* **AIM OF THE EXERCISE**:
Whenever the string "grammar" appears in a line below, please copy the line out.
*** Opening RECORDS FOR THIS EXERCISE ***
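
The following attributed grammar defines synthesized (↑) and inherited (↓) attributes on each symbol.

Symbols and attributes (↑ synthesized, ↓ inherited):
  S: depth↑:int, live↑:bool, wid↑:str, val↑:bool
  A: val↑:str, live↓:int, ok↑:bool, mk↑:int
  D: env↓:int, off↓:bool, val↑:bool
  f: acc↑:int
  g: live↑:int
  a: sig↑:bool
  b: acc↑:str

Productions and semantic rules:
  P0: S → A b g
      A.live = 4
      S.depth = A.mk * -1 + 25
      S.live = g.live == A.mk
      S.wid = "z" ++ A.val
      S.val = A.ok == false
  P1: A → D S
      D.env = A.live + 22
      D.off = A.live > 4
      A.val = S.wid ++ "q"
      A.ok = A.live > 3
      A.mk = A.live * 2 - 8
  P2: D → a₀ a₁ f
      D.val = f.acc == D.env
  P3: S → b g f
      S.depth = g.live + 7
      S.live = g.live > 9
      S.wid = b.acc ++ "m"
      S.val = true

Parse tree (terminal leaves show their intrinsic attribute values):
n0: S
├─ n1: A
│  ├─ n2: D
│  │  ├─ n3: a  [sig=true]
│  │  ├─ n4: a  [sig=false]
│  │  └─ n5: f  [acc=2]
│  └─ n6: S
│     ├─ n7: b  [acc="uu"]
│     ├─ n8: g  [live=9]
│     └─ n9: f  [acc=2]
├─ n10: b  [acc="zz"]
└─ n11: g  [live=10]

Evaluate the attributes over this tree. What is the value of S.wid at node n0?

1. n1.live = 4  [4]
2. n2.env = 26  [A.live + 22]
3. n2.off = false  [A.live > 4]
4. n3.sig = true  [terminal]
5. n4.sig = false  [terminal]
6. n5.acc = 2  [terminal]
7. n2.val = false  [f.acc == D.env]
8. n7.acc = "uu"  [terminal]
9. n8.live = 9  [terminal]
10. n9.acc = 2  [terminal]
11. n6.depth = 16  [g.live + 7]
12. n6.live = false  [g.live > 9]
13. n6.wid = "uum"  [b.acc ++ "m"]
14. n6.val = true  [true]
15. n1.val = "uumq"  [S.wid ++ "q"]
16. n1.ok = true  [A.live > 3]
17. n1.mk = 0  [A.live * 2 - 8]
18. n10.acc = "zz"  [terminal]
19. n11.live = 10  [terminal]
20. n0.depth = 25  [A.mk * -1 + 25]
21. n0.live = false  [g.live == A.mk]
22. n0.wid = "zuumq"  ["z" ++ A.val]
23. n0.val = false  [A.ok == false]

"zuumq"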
*** Closing RECORDS FOR THIS EXERCISE ***
*** Opening RECORDS FOR THIS EXERCISE ***
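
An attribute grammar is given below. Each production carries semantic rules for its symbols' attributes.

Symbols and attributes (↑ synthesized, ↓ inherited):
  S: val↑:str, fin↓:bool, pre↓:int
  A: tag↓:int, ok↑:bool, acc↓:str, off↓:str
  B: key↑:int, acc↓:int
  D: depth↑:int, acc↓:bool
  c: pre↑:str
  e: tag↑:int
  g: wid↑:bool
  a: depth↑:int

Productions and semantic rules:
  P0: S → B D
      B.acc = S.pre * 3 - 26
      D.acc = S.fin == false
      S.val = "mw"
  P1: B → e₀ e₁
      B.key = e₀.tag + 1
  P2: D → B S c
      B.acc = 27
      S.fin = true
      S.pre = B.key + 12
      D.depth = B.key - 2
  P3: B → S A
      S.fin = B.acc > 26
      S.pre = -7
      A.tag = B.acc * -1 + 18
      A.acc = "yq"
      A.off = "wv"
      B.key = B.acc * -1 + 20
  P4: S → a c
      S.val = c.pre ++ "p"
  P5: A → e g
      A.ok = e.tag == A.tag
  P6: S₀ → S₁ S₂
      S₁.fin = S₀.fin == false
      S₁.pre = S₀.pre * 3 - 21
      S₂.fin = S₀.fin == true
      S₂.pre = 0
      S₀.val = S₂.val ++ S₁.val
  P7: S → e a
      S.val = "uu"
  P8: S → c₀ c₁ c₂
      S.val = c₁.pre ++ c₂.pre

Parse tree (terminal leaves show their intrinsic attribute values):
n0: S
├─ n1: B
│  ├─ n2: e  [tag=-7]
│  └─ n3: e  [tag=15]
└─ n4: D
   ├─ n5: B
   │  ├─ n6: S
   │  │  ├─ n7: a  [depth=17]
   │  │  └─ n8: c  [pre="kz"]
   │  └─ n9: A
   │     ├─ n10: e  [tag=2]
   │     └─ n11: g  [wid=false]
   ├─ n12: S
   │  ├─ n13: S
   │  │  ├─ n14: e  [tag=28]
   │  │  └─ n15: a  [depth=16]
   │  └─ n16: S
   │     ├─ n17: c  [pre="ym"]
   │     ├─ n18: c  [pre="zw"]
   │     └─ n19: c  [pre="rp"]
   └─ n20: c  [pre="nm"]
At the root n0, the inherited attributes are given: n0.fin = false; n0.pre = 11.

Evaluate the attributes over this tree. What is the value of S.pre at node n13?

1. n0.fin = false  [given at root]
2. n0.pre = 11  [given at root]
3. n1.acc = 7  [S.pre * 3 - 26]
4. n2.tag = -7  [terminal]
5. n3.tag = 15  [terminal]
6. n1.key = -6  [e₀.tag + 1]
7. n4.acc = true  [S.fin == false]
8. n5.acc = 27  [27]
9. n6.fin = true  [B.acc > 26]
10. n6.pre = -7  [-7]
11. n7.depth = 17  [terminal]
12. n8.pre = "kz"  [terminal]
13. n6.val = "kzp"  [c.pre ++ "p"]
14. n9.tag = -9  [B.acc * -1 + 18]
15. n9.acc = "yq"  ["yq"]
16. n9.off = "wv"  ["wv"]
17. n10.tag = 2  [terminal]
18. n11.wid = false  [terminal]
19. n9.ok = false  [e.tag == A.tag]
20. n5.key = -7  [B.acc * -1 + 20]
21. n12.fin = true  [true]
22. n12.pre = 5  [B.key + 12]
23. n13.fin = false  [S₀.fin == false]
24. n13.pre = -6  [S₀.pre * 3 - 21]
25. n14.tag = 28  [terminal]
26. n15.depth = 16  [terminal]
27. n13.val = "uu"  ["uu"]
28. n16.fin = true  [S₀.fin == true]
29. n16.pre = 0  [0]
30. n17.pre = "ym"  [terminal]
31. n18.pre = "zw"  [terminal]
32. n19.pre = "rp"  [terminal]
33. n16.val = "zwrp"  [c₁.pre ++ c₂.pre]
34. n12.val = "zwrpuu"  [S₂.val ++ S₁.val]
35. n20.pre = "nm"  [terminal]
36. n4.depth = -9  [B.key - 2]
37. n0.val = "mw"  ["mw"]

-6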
*** Closing RECORDS FOR THIS EXERCISE ***
*** Opening RECORDS FOR THIS EXERCISE ***
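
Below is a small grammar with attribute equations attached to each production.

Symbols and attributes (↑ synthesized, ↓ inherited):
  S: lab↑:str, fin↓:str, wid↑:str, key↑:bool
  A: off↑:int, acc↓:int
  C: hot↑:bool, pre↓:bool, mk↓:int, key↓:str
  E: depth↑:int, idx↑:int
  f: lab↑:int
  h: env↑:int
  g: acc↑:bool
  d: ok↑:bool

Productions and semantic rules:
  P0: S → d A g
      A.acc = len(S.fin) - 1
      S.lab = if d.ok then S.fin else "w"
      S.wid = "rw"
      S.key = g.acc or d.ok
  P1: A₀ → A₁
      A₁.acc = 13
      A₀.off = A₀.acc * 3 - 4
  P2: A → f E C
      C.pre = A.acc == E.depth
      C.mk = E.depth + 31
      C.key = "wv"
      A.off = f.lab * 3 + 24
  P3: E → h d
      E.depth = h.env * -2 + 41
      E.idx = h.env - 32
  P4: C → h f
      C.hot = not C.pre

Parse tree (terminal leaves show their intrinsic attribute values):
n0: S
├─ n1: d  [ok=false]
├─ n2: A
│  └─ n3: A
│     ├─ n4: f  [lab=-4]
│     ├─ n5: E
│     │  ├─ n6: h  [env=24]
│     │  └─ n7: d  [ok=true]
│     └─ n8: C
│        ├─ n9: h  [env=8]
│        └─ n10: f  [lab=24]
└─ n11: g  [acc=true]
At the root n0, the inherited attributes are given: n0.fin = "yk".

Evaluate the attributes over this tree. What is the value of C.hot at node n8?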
*** Closing RECORDS FOR THIS EXERCISE ***
* **RESPONSE BOX**:
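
The following attributed grammar defines synthesized (↑) and inherited (↓) attributes on each symbol.
An attribute grammar is given below. Each production carries semantic rules for its symbols' attributes.
Below is a small grammar with attribute equations attached to each production.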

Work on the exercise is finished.